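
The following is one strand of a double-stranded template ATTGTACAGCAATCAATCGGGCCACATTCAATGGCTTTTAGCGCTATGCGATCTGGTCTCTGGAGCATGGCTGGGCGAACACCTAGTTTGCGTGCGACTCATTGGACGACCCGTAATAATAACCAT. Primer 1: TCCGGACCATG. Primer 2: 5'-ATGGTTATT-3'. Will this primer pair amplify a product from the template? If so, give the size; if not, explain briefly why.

No product — primer 1 has no binding site in the template.

Primer 1 (TCCGGACCATG) does not match the top strand, and its reverse complement CATGGTCCGGA does not match either.
With no annealing site for primer 1, no amplification occurs.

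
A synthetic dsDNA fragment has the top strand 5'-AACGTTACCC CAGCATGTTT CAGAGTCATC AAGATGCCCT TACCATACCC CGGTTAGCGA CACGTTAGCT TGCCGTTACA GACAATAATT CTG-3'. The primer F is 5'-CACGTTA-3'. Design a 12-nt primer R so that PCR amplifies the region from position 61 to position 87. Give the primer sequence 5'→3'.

5'-TATTGTCTGTAA-3'

The product's 3' end on the top strand is position 87.
The reverse primer anneals to the top strand over positions 76–87, i.e. to TTACAGACAATA.
Its sequence written 5'→3' is the reverse complement: TATTGTCTGTAA.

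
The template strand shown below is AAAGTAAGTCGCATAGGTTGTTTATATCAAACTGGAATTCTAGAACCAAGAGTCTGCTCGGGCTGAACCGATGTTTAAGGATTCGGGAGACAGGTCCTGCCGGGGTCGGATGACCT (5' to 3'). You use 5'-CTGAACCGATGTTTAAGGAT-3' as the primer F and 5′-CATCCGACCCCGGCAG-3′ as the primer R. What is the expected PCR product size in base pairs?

The forward primer matches the template at positions 63–82.
Reverse complement of the reverse primer: CTGCCGGGGTCGGATG. This occurs on the top strand at positions 97–112.
Product length = (reverse-primer end) − (forward-primer start) + 1 = 112 − 63 + 1 = 50 bp.

50 bp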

• [Directions for this task]: All the lines above are to be copied exactly, with none left out.

• [Solved exercise]:
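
The following is one strand of a double-stranded template ATTGTACAGCAATCAATCGGGCCACATTCAATGGCTTTTAGCGCTATGCGATCTGGTCTCTGGAGCATGGCTGGGCGAACACCTAGTTTGCGTGCGACTCATTGGACGACCCGTAATAATAACCAT. Primer 1: TCCGGACCATG. Primer 2: 5'-ATGGTTATT-3'. Will this primer pair amplify a product from the template? If so, give the size; if not, explain briefly why.

No product — primer 1 has no binding site in the template.

Primer 1 (TCCGGACCATG) does not match the top strand, and its reverse complement CATGGTCCGGA does not match either.
With no annealing site for primer 1, no amplification occurs.

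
A synthetic dsDNA fragment has the top strand 5'-AACGTTACCC CAGCATGTTT CAGAGTCATC AAGATGCCCT TACCATACCC CGGTTAGCGA CACGTTAGCT TGCCGTTACA GACAATAATT CTG-3'. The primer F is 5'-CACGTTA-3'. Design a 12-nt primer R so that PCR amplifies the region from position 61 to position 87. Give the primer sequence 5'→3'.

5'-TATTGTCTGTAA-3'

The product's 3' end on the top strand is position 87.
The reverse primer anneals to the top strand over positions 76–87, i.e. to TTACAGACAATA.
Its sequence written 5'→3' is the reverse complement: TATTGTCTGTAA.

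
The template strand shown below is AAAGTAAGTCGCATAGGTTGTTTATATCAAACTGGAATTCTAGAACCAAGAGTCTGCTCGGGCTGAACCGATGTTTAAGGATTCGGGAGACAGGTCCTGCCGGGGTCGGATGACCT (5' to 3'). You use 5'-CTGAACCGATGTTTAAGGAT-3' as the primer F and 5′-CATCCGACCCCGGCAG-3′ as the primer R. What is the expected PCR product size in base pairs?

The forward primer matches the template at positions 63–82.
Reverse complement of the reverse primer: CTGCCGGGGTCGGATG. This occurs on the top strand at positions 97–112.
Product length = (reverse-primer end) − (forward-primer start) + 1 = 112 − 63 + 1 = 50 bp.

50 bp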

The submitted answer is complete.